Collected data

Start of Block

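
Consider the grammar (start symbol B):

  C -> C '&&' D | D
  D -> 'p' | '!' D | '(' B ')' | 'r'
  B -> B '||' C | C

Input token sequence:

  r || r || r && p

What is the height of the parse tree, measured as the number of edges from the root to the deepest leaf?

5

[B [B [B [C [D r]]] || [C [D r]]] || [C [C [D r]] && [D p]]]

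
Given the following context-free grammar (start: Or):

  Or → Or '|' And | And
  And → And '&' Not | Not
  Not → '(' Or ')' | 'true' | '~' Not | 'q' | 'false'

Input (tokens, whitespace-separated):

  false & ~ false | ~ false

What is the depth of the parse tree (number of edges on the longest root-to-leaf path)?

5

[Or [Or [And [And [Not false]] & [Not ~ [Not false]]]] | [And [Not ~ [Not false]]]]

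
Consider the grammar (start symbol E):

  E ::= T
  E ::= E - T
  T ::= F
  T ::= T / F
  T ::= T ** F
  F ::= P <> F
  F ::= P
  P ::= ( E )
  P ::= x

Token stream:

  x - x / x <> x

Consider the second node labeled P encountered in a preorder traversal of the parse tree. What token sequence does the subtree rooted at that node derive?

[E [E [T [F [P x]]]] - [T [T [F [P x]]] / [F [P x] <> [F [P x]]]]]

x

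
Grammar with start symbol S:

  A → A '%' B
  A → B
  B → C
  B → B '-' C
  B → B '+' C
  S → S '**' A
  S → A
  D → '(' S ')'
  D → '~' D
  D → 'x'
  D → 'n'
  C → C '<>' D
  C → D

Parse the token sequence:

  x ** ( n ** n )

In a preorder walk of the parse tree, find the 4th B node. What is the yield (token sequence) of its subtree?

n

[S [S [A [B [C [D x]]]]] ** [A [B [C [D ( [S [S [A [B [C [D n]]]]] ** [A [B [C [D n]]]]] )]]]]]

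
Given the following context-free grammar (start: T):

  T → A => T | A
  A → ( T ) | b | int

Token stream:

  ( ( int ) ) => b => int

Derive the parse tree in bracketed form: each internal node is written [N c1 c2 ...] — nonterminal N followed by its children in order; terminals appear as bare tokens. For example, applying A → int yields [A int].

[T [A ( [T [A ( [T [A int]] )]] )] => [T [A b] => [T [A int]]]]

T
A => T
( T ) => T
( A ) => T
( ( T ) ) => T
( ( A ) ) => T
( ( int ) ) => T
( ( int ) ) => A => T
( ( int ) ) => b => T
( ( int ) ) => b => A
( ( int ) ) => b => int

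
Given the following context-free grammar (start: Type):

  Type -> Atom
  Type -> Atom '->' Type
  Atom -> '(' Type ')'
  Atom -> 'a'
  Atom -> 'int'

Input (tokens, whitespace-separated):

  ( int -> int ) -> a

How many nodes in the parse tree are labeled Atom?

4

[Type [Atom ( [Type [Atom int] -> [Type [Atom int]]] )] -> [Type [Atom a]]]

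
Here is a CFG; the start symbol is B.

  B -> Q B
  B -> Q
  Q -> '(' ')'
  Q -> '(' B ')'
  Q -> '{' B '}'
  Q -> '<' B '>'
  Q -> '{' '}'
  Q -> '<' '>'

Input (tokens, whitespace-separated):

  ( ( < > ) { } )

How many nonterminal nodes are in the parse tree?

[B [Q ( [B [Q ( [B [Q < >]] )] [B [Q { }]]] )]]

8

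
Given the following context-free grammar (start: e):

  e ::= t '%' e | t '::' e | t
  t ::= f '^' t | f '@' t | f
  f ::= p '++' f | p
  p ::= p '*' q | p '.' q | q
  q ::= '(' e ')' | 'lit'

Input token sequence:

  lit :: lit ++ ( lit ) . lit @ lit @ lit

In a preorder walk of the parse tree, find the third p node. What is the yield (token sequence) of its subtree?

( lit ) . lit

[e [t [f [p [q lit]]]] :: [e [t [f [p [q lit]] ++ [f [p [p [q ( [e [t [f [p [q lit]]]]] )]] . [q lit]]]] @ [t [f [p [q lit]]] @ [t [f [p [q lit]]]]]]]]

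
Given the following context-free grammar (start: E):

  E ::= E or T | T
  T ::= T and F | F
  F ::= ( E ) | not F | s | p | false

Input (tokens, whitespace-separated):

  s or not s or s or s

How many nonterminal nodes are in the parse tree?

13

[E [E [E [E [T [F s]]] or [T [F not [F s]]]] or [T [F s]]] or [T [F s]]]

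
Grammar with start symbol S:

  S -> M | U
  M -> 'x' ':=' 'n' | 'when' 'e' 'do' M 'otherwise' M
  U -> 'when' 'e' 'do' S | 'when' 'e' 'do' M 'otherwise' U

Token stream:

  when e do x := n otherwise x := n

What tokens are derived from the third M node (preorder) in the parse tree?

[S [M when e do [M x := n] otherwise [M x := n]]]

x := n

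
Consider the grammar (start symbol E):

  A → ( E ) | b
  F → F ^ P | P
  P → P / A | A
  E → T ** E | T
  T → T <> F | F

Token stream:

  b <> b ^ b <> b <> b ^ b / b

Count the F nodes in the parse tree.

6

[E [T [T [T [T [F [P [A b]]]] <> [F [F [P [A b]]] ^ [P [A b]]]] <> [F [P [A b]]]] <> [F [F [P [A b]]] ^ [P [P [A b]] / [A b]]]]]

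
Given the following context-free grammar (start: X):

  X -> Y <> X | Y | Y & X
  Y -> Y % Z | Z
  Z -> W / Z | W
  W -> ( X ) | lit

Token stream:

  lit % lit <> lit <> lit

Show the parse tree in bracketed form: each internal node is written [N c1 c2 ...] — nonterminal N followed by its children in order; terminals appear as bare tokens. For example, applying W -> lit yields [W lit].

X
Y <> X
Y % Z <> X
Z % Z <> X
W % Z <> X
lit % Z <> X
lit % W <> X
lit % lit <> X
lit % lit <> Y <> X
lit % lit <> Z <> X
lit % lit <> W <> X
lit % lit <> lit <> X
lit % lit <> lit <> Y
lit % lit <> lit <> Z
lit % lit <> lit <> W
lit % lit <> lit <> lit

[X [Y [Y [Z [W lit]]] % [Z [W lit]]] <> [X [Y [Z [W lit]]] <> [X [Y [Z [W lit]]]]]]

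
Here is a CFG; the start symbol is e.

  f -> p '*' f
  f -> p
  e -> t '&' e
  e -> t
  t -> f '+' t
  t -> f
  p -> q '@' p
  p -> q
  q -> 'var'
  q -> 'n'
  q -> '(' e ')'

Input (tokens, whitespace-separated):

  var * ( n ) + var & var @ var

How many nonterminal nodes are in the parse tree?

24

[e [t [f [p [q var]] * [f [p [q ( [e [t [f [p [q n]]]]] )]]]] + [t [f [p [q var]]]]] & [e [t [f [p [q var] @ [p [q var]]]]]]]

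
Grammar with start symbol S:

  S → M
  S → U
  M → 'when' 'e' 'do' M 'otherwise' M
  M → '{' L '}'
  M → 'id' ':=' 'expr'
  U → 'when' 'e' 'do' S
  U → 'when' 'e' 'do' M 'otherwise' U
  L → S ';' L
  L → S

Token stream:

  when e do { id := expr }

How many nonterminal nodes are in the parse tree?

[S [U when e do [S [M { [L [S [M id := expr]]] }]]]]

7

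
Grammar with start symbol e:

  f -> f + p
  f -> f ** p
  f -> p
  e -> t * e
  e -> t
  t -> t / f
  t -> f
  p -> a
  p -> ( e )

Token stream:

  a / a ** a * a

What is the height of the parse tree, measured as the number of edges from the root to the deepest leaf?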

End of Block

> Problem statement: For this exercise, output exactly the lines above from the line with "Parse the token" to the line with "Type -> Atom '->' Type", counting both, and leave out the rest.

> Output of the task:
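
Parse the token sequence:

  x ** ( n ** n )

In a preorder walk of the parse tree, find the 4th B node. What is the yield (token sequence) of its subtree?

n

[S [S [A [B [C [D x]]]]] ** [A [B [C [D ( [S [S [A [B [C [D n]]]]] ** [A [B [C [D n]]]]] )]]]]]

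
Given the following context-free grammar (start: T):

  T → A => T | A
  A → ( T ) | b | int

Token stream:

  ( ( int ) ) => b => int

Derive the parse tree in bracketed form: each internal node is written [N c1 c2 ...] — nonterminal N followed by its children in order; terminals appear as bare tokens. For example, applying A → int yields [A int].

[T [A ( [T [A ( [T [A int]] )]] )] => [T [A b] => [T [A int]]]]

T
A => T
( T ) => T
( A ) => T
( ( T ) ) => T
( ( A ) ) => T
( ( int ) ) => T
( ( int ) ) => A => T
( ( int ) ) => b => T
( ( int ) ) => b => A
( ( int ) ) => b => int

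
Given the following context-free grammar (start: Type):

  Type -> Atom
  Type -> Atom '->' Type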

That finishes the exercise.